Exercise:
Look through the entries below and extract exactly the lines from the one containing "You start at (x=3, y=0)." through the one containing "Execute the following moves in order: WENESSWE", ends included.

Stored items:
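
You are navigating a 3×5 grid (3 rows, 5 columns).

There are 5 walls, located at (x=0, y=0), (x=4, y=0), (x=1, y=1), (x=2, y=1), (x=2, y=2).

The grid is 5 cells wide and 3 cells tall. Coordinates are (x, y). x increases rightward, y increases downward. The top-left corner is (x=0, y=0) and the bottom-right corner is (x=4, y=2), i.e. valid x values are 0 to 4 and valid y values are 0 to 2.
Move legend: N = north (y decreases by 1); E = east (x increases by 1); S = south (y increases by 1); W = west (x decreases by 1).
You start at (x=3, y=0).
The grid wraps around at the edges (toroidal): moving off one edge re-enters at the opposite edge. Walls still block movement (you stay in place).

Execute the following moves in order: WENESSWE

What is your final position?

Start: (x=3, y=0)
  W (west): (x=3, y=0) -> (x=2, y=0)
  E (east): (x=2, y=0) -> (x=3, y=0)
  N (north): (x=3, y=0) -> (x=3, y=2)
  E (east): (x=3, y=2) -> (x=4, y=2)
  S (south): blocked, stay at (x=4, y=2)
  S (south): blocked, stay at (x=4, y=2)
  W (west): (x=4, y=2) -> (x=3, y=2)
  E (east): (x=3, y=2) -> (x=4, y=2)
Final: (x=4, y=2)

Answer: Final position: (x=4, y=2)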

==

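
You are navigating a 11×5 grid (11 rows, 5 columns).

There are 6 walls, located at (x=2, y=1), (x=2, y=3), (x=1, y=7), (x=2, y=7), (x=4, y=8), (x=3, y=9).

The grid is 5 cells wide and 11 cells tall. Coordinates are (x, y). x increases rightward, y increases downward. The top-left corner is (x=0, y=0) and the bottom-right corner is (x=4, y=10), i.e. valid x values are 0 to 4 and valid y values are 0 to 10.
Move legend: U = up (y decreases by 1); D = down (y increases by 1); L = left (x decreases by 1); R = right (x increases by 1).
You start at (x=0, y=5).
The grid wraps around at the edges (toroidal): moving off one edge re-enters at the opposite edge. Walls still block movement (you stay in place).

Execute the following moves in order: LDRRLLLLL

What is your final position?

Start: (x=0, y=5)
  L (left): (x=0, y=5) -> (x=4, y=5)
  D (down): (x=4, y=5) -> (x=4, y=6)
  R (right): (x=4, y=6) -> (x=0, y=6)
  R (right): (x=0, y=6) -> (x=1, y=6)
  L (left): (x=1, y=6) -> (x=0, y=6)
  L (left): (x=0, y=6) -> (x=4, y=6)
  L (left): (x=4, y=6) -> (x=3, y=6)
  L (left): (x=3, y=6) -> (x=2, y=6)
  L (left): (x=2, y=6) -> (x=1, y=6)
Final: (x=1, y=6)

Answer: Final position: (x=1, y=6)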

Output below:
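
You start at (x=3, y=0).
The grid wraps around at the edges (toroidal): moving off one edge re-enters at the opposite edge. Walls still block movement (you stay in place).

Execute the following moves in order: WENESSWE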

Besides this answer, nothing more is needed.